* [SUPPLIED RECORDS]
'''

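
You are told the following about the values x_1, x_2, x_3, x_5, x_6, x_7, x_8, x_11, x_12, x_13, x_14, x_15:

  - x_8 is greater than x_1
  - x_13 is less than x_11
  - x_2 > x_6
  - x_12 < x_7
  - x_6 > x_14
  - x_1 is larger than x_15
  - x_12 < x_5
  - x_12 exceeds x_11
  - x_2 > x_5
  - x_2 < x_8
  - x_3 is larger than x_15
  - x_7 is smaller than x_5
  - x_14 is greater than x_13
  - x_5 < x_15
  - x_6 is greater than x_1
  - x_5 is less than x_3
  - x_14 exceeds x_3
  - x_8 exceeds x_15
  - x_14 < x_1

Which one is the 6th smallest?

The consecutive relations fix a unique order: x_13 < x_11 < x_12 < x_7 < x_5 < x_15 < x_3 < x_14 < x_1 < x_6 < x_2 < x_8.
Counting 6 from the smallest end gives x_15.

x_15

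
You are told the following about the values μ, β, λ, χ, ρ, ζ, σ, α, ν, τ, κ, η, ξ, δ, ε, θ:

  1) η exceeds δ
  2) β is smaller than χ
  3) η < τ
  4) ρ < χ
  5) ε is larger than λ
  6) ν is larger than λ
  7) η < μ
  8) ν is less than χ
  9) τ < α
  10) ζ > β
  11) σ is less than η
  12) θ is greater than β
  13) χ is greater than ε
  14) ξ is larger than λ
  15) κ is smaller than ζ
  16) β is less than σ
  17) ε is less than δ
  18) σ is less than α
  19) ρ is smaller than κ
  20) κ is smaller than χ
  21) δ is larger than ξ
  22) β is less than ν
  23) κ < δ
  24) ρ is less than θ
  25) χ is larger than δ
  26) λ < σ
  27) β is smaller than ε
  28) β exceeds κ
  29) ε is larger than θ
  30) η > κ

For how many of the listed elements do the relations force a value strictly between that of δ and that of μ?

1

The relations place δ below μ. An element lies strictly between them when it is forced above δ and also forced below μ.
Above δ: {χ, η, τ, α}. Below μ: {ρ, κ, λ, β, θ, ξ, ε, σ, η}.
Intersection: {η} — 1.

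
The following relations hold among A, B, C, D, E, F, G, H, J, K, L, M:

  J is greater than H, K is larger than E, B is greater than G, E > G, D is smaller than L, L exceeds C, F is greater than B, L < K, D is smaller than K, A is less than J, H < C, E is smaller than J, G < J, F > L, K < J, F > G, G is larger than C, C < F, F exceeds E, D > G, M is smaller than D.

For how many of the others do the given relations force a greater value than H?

9

From H the given relations immediately reach C, J.
From those, G, L, F — 5 in total.
From those, E, D, B, K — 9 in total.
Nothing else is reachable above H; 9 in all.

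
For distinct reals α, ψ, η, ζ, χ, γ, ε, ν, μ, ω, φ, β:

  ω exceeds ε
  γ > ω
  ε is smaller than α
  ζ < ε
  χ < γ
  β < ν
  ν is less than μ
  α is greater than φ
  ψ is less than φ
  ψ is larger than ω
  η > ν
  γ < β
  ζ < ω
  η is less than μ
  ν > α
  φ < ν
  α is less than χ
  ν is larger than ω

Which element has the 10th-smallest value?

ν

Piecing the relations together gives one ordering: ζ < ε < ω < ψ < φ < α < χ < γ < β < ν < η < μ.
Counting 10 from the smallest end gives ν.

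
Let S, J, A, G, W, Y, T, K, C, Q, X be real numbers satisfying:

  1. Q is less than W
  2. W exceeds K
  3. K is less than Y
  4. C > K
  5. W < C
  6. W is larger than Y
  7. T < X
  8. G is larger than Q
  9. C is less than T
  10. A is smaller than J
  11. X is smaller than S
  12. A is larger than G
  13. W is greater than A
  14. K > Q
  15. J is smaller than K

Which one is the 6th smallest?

The consecutive relations fix a unique order: Q < G < A < J < K < Y < W < C < T < X < S.
Counting 6 from the smallest end gives Y.

Y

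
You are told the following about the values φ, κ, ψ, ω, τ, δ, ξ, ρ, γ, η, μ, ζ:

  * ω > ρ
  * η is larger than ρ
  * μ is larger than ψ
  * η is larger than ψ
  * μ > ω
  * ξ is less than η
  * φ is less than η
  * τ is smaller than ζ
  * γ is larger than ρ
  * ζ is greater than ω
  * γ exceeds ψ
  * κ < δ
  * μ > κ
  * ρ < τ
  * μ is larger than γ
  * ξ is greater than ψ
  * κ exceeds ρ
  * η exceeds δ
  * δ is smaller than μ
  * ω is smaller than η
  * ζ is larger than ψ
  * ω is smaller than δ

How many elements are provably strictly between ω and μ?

The relations place ω below μ. An element lies strictly between them when it is forced above ω and also forced below μ.
Above ω: {δ, η, ζ}. Below μ: {ψ, ρ, κ, γ, δ}.
Intersection: {δ} — 1.

1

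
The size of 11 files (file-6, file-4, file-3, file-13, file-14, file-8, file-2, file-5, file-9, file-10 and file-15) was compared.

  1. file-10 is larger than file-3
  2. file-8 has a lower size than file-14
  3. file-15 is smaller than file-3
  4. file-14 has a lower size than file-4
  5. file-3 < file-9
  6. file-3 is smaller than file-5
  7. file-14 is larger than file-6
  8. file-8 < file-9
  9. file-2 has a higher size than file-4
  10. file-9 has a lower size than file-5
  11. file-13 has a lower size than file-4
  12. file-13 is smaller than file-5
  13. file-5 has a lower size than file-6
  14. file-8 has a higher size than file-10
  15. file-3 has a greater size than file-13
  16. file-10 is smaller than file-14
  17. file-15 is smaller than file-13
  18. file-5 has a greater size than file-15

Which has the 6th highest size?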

'''

* [EXERCISE GOAL] Print the full listing again, word for word.

* [TASK RESULT]
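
You are told the following about the values x_1, x_2, x_3, x_5, x_6, x_7, x_8, x_11, x_12, x_13, x_14, x_15:

  - x_8 is greater than x_1
  - x_13 is less than x_11
  - x_2 > x_6
  - x_12 < x_7
  - x_6 > x_14
  - x_1 is larger than x_15
  - x_12 < x_5
  - x_12 exceeds x_11
  - x_2 > x_5
  - x_2 < x_8
  - x_3 is larger than x_15
  - x_7 is smaller than x_5
  - x_14 is greater than x_13
  - x_5 < x_15
  - x_6 is greater than x_1
  - x_5 is less than x_3
  - x_14 exceeds x_3
  - x_8 exceeds x_15
  - x_14 < x_1

Which one is the 6th smallest?

The consecutive relations fix a unique order: x_13 < x_11 < x_12 < x_7 < x_5 < x_15 < x_3 < x_14 < x_1 < x_6 < x_2 < x_8.
Counting 6 from the smallest end gives x_15.

x_15

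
You are told the following about the values μ, β, λ, χ, ρ, ζ, σ, α, ν, τ, κ, η, ξ, δ, ε, θ:

  1) η exceeds δ
  2) β is smaller than χ
  3) η < τ
  4) ρ < χ
  5) ε is larger than λ
  6) ν is larger than λ
  7) η < μ
  8) ν is less than χ
  9) τ < α
  10) ζ > β
  11) σ is less than η
  12) θ is greater than β
  13) χ is greater than ε
  14) ξ is larger than λ
  15) κ is smaller than ζ
  16) β is less than σ
  17) ε is less than δ
  18) σ is less than α
  19) ρ is smaller than κ
  20) κ is smaller than χ
  21) δ is larger than ξ
  22) β is less than ν
  23) κ < δ
  24) ρ is less than θ
  25) χ is larger than δ
  26) λ < σ
  27) β is smaller than ε
  28) β exceeds κ
  29) ε is larger than θ
  30) η > κ

For how many of the listed elements do the relations force a value strictly between that of δ and that of μ?

1

The relations place δ below μ. An element lies strictly between them when it is forced above δ and also forced below μ.
Above δ: {χ, η, τ, α}. Below μ: {ρ, κ, λ, β, θ, ξ, ε, σ, η}.
Intersection: {η} — 1.

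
The following relations hold among A, B, C, D, E, F, G, H, J, K, L, M:

  J is greater than H, K is larger than E, B is greater than G, E > G, D is smaller than L, L exceeds C, F is greater than B, L < K, D is smaller than K, A is less than J, H < C, E is smaller than J, G < J, F > L, K < J, F > G, G is larger than C, C < F, F exceeds E, D > G, M is smaller than D.

For how many of the others do the given relations force a greater value than H?

9

From H the given relations immediately reach C, J.
From those, G, L, F — 5 in total.
From those, E, D, B, K — 9 in total.
Nothing else is reachable above H; 9 in all.

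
For distinct reals α, ψ, η, ζ, χ, γ, ε, ν, μ, ω, φ, β:

  ω exceeds ε
  γ > ω
  ε is smaller than α
  ζ < ε
  χ < γ
  β < ν
  ν is less than μ
  α is greater than φ
  ψ is less than φ
  ψ is larger than ω
  η > ν
  γ < β
  ζ < ω
  η is less than μ
  ν > α
  φ < ν
  α is less than χ
  ν is larger than ω

Which element has the 10th-smallest value?

ν

Piecing the relations together gives one ordering: ζ < ε < ω < ψ < φ < α < χ < γ < β < ν < η < μ.
Counting 10 from the smallest end gives ν.

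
Let S, J, A, G, W, Y, T, K, C, Q, X be real numbers satisfying:

  1. Q is less than W
  2. W exceeds K
  3. K is less than Y
  4. C > K
  5. W < C
  6. W is larger than Y
  7. T < X
  8. G is larger than Q
  9. C is less than T
  10. A is smaller than J
  11. X is smaller than S
  12. A is larger than G
  13. W is greater than A
  14. K > Q
  15. J is smaller than K

Which one is the 6th smallest?

The consecutive relations fix a unique order: Q < G < A < J < K < Y < W < C < T < X < S.
Counting 6 from the smallest end gives Y.

Y

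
You are told the following about the values φ, κ, ψ, ω, τ, δ, ξ, ρ, γ, η, μ, ζ:

  * ω > ρ
  * η is larger than ρ
  * μ is larger than ψ
  * η is larger than ψ
  * μ > ω
  * ξ is less than η
  * φ is less than η
  * τ is smaller than ζ
  * γ is larger than ρ
  * ζ is greater than ω
  * γ exceeds ψ
  * κ < δ
  * μ > κ
  * ρ < τ
  * μ is larger than γ
  * ξ is greater than ψ
  * κ exceeds ρ
  * η exceeds δ
  * δ is smaller than μ
  * ω is smaller than η
  * ζ is larger than ψ
  * ω is smaller than δ

How many elements are provably strictly between ω and μ?

The relations place ω below μ. An element lies strictly between them when it is forced above ω and also forced below μ.
Above ω: {δ, η, ζ}. Below μ: {ψ, ρ, κ, γ, δ}.
Intersection: {δ} — 1.

1

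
The size of 11 files (file-6, file-4, file-3, file-13, file-14, file-8, file-2, file-5, file-9, file-10 and file-15) was compared.

  1. file-10 is larger than file-3
  2. file-8 has a lower size than file-14
  3. file-15 is smaller than file-3
  4. file-14 has a lower size than file-4
  5. file-3 < file-9
  6. file-3 is smaller than file-5
  7. file-14 is larger than file-6
  8. file-8 < file-9
  9. file-2 has a higher size than file-4
  10. file-9 has a lower size than file-5
  11. file-13 has a lower size than file-4
  12. file-13 is smaller than file-5
  13. file-5 has a lower size than file-6
  14. file-8 has a higher size than file-10
  15. file-3 has a greater size than file-13
  16. file-10 is smaller than file-14
  17. file-15 is smaller than file-13
  18. file-5 has a greater size than file-15

Which has the 6th highest size?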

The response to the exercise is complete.